-------- Exercise material

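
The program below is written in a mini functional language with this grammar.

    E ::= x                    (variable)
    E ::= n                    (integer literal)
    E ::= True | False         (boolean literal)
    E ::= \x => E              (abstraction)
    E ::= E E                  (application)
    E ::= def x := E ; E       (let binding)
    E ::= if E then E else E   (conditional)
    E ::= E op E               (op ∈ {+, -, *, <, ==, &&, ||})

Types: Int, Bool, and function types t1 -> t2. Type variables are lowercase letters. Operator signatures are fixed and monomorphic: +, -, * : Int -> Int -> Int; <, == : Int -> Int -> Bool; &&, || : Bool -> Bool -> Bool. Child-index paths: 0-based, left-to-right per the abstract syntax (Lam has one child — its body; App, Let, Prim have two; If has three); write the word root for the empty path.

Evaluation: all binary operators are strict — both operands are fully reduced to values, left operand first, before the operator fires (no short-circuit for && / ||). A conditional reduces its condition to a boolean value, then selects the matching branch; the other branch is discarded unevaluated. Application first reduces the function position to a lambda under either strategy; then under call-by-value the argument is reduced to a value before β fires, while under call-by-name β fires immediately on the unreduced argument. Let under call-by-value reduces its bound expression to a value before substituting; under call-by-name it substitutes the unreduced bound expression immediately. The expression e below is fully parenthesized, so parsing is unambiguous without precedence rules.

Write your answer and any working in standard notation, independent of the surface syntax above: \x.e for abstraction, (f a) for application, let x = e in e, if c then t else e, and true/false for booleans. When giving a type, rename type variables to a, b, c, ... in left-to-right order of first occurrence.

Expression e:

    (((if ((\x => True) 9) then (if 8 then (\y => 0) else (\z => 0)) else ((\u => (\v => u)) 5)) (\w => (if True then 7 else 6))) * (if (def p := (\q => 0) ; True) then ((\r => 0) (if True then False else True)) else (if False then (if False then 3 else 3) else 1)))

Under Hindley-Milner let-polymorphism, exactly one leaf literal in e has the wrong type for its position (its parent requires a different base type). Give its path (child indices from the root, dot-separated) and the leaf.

Answer: 0.0.1.0 : 8

Working:
\x._ : a -> Bool
  unify a -> Bool ~ Int -> b
  unify a ~ Int
  unify Bool ~ b
_ _ : Bool
  unify Bool ~ Bool
  unify Int ~ Bool
  FAIL: mismatch Int ~ Bool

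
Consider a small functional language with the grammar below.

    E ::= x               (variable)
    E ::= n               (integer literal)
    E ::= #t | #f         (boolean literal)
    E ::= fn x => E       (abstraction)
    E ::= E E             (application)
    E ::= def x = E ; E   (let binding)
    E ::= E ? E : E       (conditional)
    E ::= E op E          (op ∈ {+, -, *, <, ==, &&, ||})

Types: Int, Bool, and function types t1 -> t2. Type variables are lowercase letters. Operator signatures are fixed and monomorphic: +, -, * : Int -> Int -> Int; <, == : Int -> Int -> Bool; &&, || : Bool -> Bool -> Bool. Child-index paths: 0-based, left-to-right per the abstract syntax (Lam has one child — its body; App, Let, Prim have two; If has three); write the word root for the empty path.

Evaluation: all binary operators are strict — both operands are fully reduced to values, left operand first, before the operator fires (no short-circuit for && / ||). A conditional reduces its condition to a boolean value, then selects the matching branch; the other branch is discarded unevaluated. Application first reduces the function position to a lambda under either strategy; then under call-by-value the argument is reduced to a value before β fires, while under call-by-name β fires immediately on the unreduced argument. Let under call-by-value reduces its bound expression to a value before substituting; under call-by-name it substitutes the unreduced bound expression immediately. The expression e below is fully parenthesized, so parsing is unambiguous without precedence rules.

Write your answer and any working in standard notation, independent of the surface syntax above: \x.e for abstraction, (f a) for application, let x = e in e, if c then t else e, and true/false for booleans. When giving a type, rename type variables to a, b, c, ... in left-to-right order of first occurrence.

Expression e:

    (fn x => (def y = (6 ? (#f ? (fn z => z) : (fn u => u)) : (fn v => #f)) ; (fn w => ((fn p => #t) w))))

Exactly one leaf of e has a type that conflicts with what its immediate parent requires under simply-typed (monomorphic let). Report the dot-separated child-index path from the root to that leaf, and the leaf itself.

Answer: 0.0.0 : 6

Trace:
  unify Int ~ Bool
  FAIL: mismatch Int ~ Bool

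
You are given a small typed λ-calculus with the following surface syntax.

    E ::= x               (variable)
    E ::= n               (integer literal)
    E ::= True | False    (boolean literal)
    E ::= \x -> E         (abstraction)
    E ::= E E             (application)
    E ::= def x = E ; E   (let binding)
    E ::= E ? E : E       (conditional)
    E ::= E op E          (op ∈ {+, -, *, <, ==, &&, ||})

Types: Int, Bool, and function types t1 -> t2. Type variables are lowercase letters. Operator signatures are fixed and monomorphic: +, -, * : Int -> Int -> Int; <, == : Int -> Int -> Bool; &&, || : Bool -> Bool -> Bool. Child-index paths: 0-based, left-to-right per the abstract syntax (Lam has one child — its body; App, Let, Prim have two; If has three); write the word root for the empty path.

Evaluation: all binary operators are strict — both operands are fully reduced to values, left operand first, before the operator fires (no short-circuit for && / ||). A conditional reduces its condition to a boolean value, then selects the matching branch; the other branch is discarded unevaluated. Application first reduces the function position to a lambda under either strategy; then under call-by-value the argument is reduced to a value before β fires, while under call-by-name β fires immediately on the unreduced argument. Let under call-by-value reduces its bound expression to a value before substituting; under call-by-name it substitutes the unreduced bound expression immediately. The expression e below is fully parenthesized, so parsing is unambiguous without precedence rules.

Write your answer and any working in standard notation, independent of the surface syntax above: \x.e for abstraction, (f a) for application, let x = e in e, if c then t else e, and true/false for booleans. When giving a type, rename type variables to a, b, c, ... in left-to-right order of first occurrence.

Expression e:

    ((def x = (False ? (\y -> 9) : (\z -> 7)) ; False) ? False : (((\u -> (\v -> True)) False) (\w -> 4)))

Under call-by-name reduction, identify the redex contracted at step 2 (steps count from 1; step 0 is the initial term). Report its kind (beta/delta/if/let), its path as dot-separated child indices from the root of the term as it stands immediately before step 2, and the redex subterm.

Answer: if at root : (if false then false else (((\u.(\v.true)) false) (\w.4)))

Working:
step 0: (if (let x = (if false then (\y.9) else (\z.7)) in false) then false else (((\u.(\v.true)) false) (\w.4)))
step 1: [let@0] (if false then false else (((\u.(\v.true)) false) (\w.4)))
step 2: [if@root] (((\u.(\v.true)) false) (\w.4))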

----------------

■ **Work to be completed**:
Whatever appears in the data above should be set down again exactly.

■ **Result of the exercise**:
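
The program below is written in a mini functional language with this grammar.

    E ::= x                    (variable)
    E ::= n                    (integer literal)
    E ::= True | False         (boolean literal)
    E ::= \x => E              (abstraction)
    E ::= E E                  (application)
    E ::= def x := E ; E       (let binding)
    E ::= if E then E else E   (conditional)
    E ::= E op E               (op ∈ {+, -, *, <, ==, &&, ||})

Types: Int, Bool, and function types t1 -> t2. Type variables are lowercase letters. Operator signatures are fixed and monomorphic: +, -, * : Int -> Int -> Int; <, == : Int -> Int -> Bool; &&, || : Bool -> Bool -> Bool. Child-index paths: 0-based, left-to-right per the abstract syntax (Lam has one child — its body; App, Let, Prim have two; If has three); write the word root for the empty path.

Evaluation: all binary operators are strict — both operands are fully reduced to values, left operand first, before the operator fires (no short-circuit for && / ||). A conditional reduces its condition to a boolean value, then selects the matching branch; the other branch is discarded unevaluated. Application first reduces the function position to a lambda under either strategy; then under call-by-value the argument is reduced to a value before β fires, while under call-by-name β fires immediately on the unreduced argument. Let under call-by-value reduces its bound expression to a value before substituting; under call-by-name it substitutes the unreduced bound expression immediately. The expression e below is fully parenthesized, so parsing is unambiguous without precedence rules.

Write your answer and any working in standard notation, independent of the surface syntax above: \x.e for abstraction, (f a) for application, let x = e in e, if c then t else e, and true/false for booleans. When giving a type, rename type variables to a, b, c, ... in left-to-right order of first occurrence.

Expression e:

    (((if ((\x => True) 9) then (if 8 then (\y => 0) else (\z => 0)) else ((\u => (\v => u)) 5)) (\w => (if True then 7 else 6))) * (if (def p := (\q => 0) ; True) then ((\r => 0) (if True then False else True)) else (if False then (if False then 3 else 3) else 1)))

Under Hindley-Milner let-polymorphism, exactly one leaf literal in e has the wrong type for its position (its parent requires a different base type). Give its path (child indices from the root, dot-separated) and the leaf.

Answer: 0.0.1.0 : 8

Working:
\x._ : a -> Bool
  unify a -> Bool ~ Int -> b
  unify a ~ Int
  unify Bool ~ b
_ _ : Bool
  unify Bool ~ Bool
  unify Int ~ Bool
  FAIL: mismatch Int ~ Bool

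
Consider a small functional language with the grammar below.

    E ::= x               (variable)
    E ::= n               (integer literal)
    E ::= #t | #f         (boolean literal)
    E ::= fn x => E       (abstraction)
    E ::= E E             (application)
    E ::= def x = E ; E   (let binding)
    E ::= E ? E : E       (conditional)
    E ::= E op E          (op ∈ {+, -, *, <, ==, &&, ||})

Types: Int, Bool, and function types t1 -> t2. Type variables are lowercase letters. Operator signatures are fixed and monomorphic: +, -, * : Int -> Int -> Int; <, == : Int -> Int -> Bool; &&, || : Bool -> Bool -> Bool. Child-index paths: 0-based, left-to-right per the abstract syntax (Lam has one child — its body; App, Let, Prim have two; If has three); write the word root for the empty path.

Evaluation: all binary operators are strict — both operands are fully reduced to values, left operand first, before the operator fires (no short-circuit for && / ||). A conditional reduces its condition to a boolean value, then selects the matching branch; the other branch is discarded unevaluated. Application first reduces the function position to a lambda under either strategy; then under call-by-value the argument is reduced to a value before β fires, while under call-by-name β fires immediately on the unreduced argument. Let under call-by-value reduces its bound expression to a value before substituting; under call-by-name it substitutes the unreduced bound expression immediately. The expression e below is fully parenthesized, so parsing is unambiguous without precedence rules.

Write your answer and any working in standard notation, independent of the surface syntax above: \x.e for abstraction, (f a) for application, let x = e in e, if c then t else e, and true/false for booleans. When giving a type, rename type variables to a, b, c, ... in left-to-right order of first occurrence.

Expression e:

    (fn x => (def y = (6 ? (#f ? (fn z => z) : (fn u => u)) : (fn v => #f)) ; (fn w => ((fn p => #t) w))))

Exactly one leaf of e has a type that conflicts with what its immediate parent requires under simply-typed (monomorphic let). Report the dot-separated child-index path from the root to that leaf, and the leaf itself.

Answer: 0.0.0 : 6

Trace:
  unify Int ~ Bool
  FAIL: mismatch Int ~ Bool

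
You are given a small typed λ-calculus with the following surface syntax.

    E ::= x               (variable)
    E ::= n               (integer literal)
    E ::= True | False    (boolean literal)
    E ::= \x -> E         (abstraction)
    E ::= E E             (application)
    E ::= def x = E ; E   (let binding)
    E ::= E ? E : E       (conditional)
    E ::= E op E          (op ∈ {+, -, *, <, ==, &&, ||})

Types: Int, Bool, and function types t1 -> t2. Type variables are lowercase letters. Operator signatures are fixed and monomorphic: +, -, * : Int -> Int -> Int; <, == : Int -> Int -> Bool; &&, || : Bool -> Bool -> Bool. Child-index paths: 0-based, left-to-right per the abstract syntax (Lam has one child — its body; App, Let, Prim have two; If has three); write the word root for the empty path.

Evaluation: all binary operators are strict — both operands are fully reduced to values, left operand first, before the operator fires (no short-circuit for && / ||). A conditional reduces its condition to a boolean value, then selects the matching branch; the other branch is discarded unevaluated. Application first reduces the function position to a lambda under either strategy; then under call-by-value the argument is reduced to a value before β fires, while under call-by-name β fires immediately on the unreduced argument. Let under call-by-value reduces its bound expression to a value before substituting; under call-by-name it substitutes the unreduced bound expression immediately. The expression e below is fully parenthesized, so parsing is unambiguous without precedence rules.

Write your answer and any working in standard notation, independent of the surface syntax above: \x.e for abstraction, (f a) for application, let x = e in e, if c then t else e, and true/false for booleans. When giving a type, rename type variables to a, b, c, ... in left-to-right order of first occurrence.

Expression e:

    ((def x = (False ? (\y -> 9) : (\z -> 7)) ; False) ? False : (((\u -> (\v -> True)) False) (\w -> 4)))

Under call-by-name reduction, identify the redex contracted at step 2 (steps count from 1; step 0 is the initial term). Report its kind (beta/delta/if/let), its path as dot-separated child indices from the root of the term as it stands immediately before step 2, and the redex subterm.

Answer: if at root : (if false then false else (((\u.(\v.true)) false) (\w.4)))

Working:
step 0: (if (let x = (if false then (\y.9) else (\z.7)) in false) then false else (((\u.(\v.true)) false) (\w.4)))
step 1: [let@0] (if false then false else (((\u.(\v.true)) false) (\w.4)))
step 2: [if@root] (((\u.(\v.true)) false) (\w.4))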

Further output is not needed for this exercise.